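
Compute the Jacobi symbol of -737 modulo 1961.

-1

Reduce the numerator: -737 ≡ 1224 (mod 1961), so (-737|1961) = (1224|1961).
Factor out 2: 1224 = 2^3·153. Since 1961 ≡ 1 (mod 8), (2|1961) = +1, and (2|1961)^3 = +1. Now have (153|1961).
153 ≡ 1 (mod 4), so quadratic reciprocity gives (153|1961) = (1961|153). Reduce: 1961 ≡ 125 (mod 153). Now have (125|153).
125 ≡ 1 (mod 4), so quadratic reciprocity gives (125|153) = (153|125). Reduce: 153 ≡ 28 (mod 125). Now have (28|125).
Factor out 2: 28 = 2^2·7. Since 125 ≡ 5 (mod 8), (2|125) = -1, and (2|125)^2 = +1. Now have (7|125).
125 ≡ 1 (mod 4), so quadratic reciprocity gives (7|125) = (125|7). Reduce: 125 ≡ 6 (mod 7). Now have (6|7).
Factor out 2: 6 = 2·3. Since 7 ≡ 7 (mod 8), (2|7) = +1. Now have (3|7).
Both 3 ≡ 3 and 7 ≡ 3 (mod 4), so reciprocity gives (3|7) = -(7|3). Reduce: 7 ≡ 1 (mod 3). Now have -(1|3).
(1|3) = 1. Collecting the sign factors: -1.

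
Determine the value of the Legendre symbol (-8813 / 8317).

1

(-8813 / 8317)
  = (7821 / 8317)    [-8813 ≡ 7821 mod 8317]
  = (8317 / 7821)    [QR: 7821 ≡ 1 mod 4, sign kept]
  = (496 / 7821)    [8317 ≡ 496 mod 7821]
  = (31 / 7821)    [7821 ≡ 5 mod 8 ⇒ (2 / 7821)^4 = +1]
  = (7821 / 31)    [QR: 7821 ≡ 1 mod 4, sign kept]
  = (9 / 31)    [7821 ≡ 9 mod 31]
  = (31 / 9)    [QR: 9 ≡ 1 mod 4, sign kept]
  = (4 / 9)    [31 ≡ 4 mod 9]
  = (1 / 9)    [9 ≡ 1 mod 8 ⇒ (2 / 9)^2 = +1]
  = 1    [(1 / 9) = 1]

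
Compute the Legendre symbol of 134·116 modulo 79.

By multiplicativity, (134·116/79) = (134/79)·(116/79).
First factor (134/79):
(134/79)
  = (55/79)    [134 ≡ 55 mod 79]
  = -(79/55)    [QR: both ≡ 3 mod 4, sign flips]
  = -(24/55)    [79 ≡ 24 mod 55]
  = -(3/55)    [55 ≡ 7 mod 8 ⇒ (2/55)^3 = +1]
  = (55/3)    [QR: both ≡ 3 mod 4, sign flips]
  = (1/3)    [55 ≡ 1 mod 3]
  = 1    [(1/3) = 1]
Second factor (116/79):
(116/79)
  = (37/79)    [116 ≡ 37 mod 79]
  = (79/37)    [QR: 37 ≡ 1 mod 4, sign kept]
  = (5/37)    [79 ≡ 5 mod 37]
  = (37/5)    [QR: 5 ≡ 1 mod 4, sign kept]
  = (2/5)    [37 ≡ 2 mod 5]
  = -(1/5)    [5 ≡ 5 mod 8 ⇒ (2/5) = -1]
  = -1    [(1/5) = 1]
Product: (1)·(-1) = -1.

-1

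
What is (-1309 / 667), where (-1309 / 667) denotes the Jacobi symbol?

Reduce the numerator: -1309 ≡ 25 (mod 667), so (-1309 / 667) = (25 / 667).
25 ≡ 1 (mod 4), so quadratic reciprocity gives (25 / 667) = (667 / 25). Reduce: 667 ≡ 17 (mod 25). Now have (17 / 25).
17 ≡ 1 (mod 4), so quadratic reciprocity gives (17 / 25) = (25 / 17). Reduce: 25 ≡ 8 (mod 17). Now have (8 / 17).
Factor out 2: 8 = 2^3. Since 17 ≡ 1 (mod 8), (2 / 17) = +1, and (2 / 17)^3 = +1. Now have (1 / 17).
(1 / 17) = 1. Collecting the sign factors: 1.

1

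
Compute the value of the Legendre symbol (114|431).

Factor out 2: 114 = 2·57. Since 431 ≡ 7 (mod 8), (2|431) = +1. Now have (57|431).
57 ≡ 1 (mod 4), so quadratic reciprocity gives (57|431) = (431|57). Reduce: 431 ≡ 32 (mod 57). Now have (32|57).
Factor out 2: 32 = 2^5. Since 57 ≡ 1 (mod 8), (2|57) = +1, and (2|57)^5 = +1. Now have (1|57).
(1|57) = 1. Collecting the sign factors: 1.

1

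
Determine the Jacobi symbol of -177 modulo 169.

(-177 / 169)
  = (177 / 169)    [169 ≡ 1 mod 4 ⇒ (-1 / 169) = +1]
  = (8 / 169)    [177 ≡ 8 mod 169]
  = (1 / 169)    [169 ≡ 1 mod 8 ⇒ (2 / 169)^3 = +1]
  = 1    [(1 / 169) = 1]

1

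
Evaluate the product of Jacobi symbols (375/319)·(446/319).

-1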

## What is expected
Retype the data exactly as it reads.

## Result of this task
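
Compute the Jacobi symbol of -737 modulo 1961.

-1

Reduce the numerator: -737 ≡ 1224 (mod 1961), so (-737|1961) = (1224|1961).
Factor out 2: 1224 = 2^3·153. Since 1961 ≡ 1 (mod 8), (2|1961) = +1, and (2|1961)^3 = +1. Now have (153|1961).
153 ≡ 1 (mod 4), so quadratic reciprocity gives (153|1961) = (1961|153). Reduce: 1961 ≡ 125 (mod 153). Now have (125|153).
125 ≡ 1 (mod 4), so quadratic reciprocity gives (125|153) = (153|125). Reduce: 153 ≡ 28 (mod 125). Now have (28|125).
Factor out 2: 28 = 2^2·7. Since 125 ≡ 5 (mod 8), (2|125) = -1, and (2|125)^2 = +1. Now have (7|125).
125 ≡ 1 (mod 4), so quadratic reciprocity gives (7|125) = (125|7). Reduce: 125 ≡ 6 (mod 7). Now have (6|7).
Factor out 2: 6 = 2·3. Since 7 ≡ 7 (mod 8), (2|7) = +1. Now have (3|7).
Both 3 ≡ 3 and 7 ≡ 3 (mod 4), so reciprocity gives (3|7) = -(7|3). Reduce: 7 ≡ 1 (mod 3). Now have -(1|3).
(1|3) = 1. Collecting the sign factors: -1.

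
Determine the value of the Legendre symbol (-8813 / 8317).

1

(-8813 / 8317)
  = (7821 / 8317)    [-8813 ≡ 7821 mod 8317]
  = (8317 / 7821)    [QR: 7821 ≡ 1 mod 4, sign kept]
  = (496 / 7821)    [8317 ≡ 496 mod 7821]
  = (31 / 7821)    [7821 ≡ 5 mod 8 ⇒ (2 / 7821)^4 = +1]
  = (7821 / 31)    [QR: 7821 ≡ 1 mod 4, sign kept]
  = (9 / 31)    [7821 ≡ 9 mod 31]
  = (31 / 9)    [QR: 9 ≡ 1 mod 4, sign kept]
  = (4 / 9)    [31 ≡ 4 mod 9]
  = (1 / 9)    [9 ≡ 1 mod 8 ⇒ (2 / 9)^2 = +1]
  = 1    [(1 / 9) = 1]

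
Compute the Legendre symbol of 134·116 modulo 79.

By multiplicativity, (134·116/79) = (134/79)·(116/79).
First factor (134/79):
(134/79)
  = (55/79)    [134 ≡ 55 mod 79]
  = -(79/55)    [QR: both ≡ 3 mod 4, sign flips]
  = -(24/55)    [79 ≡ 24 mod 55]
  = -(3/55)    [55 ≡ 7 mod 8 ⇒ (2/55)^3 = +1]
  = (55/3)    [QR: both ≡ 3 mod 4, sign flips]
  = (1/3)    [55 ≡ 1 mod 3]
  = 1    [(1/3) = 1]
Second factor (116/79):
(116/79)
  = (37/79)    [116 ≡ 37 mod 79]
  = (79/37)    [QR: 37 ≡ 1 mod 4, sign kept]
  = (5/37)    [79 ≡ 5 mod 37]
  = (37/5)    [QR: 5 ≡ 1 mod 4, sign kept]
  = (2/5)    [37 ≡ 2 mod 5]
  = -(1/5)    [5 ≡ 5 mod 8 ⇒ (2/5) = -1]
  = -1    [(1/5) = 1]
Product: (1)·(-1) = -1.

-1

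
What is (-1309 / 667), where (-1309 / 667) denotes the Jacobi symbol?

Reduce the numerator: -1309 ≡ 25 (mod 667), so (-1309 / 667) = (25 / 667).
25 ≡ 1 (mod 4), so quadratic reciprocity gives (25 / 667) = (667 / 25). Reduce: 667 ≡ 17 (mod 25). Now have (17 / 25).
17 ≡ 1 (mod 4), so quadratic reciprocity gives (17 / 25) = (25 / 17). Reduce: 25 ≡ 8 (mod 17). Now have (8 / 17).
Factor out 2: 8 = 2^3. Since 17 ≡ 1 (mod 8), (2 / 17) = +1, and (2 / 17)^3 = +1. Now have (1 / 17).
(1 / 17) = 1. Collecting the sign factors: 1.

1

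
Compute the value of the Legendre symbol (114|431).

Factor out 2: 114 = 2·57. Since 431 ≡ 7 (mod 8), (2|431) = +1. Now have (57|431).
57 ≡ 1 (mod 4), so quadratic reciprocity gives (57|431) = (431|57). Reduce: 431 ≡ 32 (mod 57). Now have (32|57).
Factor out 2: 32 = 2^5. Since 57 ≡ 1 (mod 8), (2|57) = +1, and (2|57)^5 = +1. Now have (1|57).
(1|57) = 1. Collecting the sign factors: 1.

1

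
Determine the Jacobi symbol of -177 modulo 169.

(-177 / 169)
  = (177 / 169)    [169 ≡ 1 mod 4 ⇒ (-1 / 169) = +1]
  = (8 / 169)    [177 ≡ 8 mod 169]
  = (1 / 169)    [169 ≡ 1 mod 8 ⇒ (2 / 169)^3 = +1]
  = 1    [(1 / 169) = 1]

1

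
Evaluate the product of Jacobi symbols (375/319)·(446/319).

-1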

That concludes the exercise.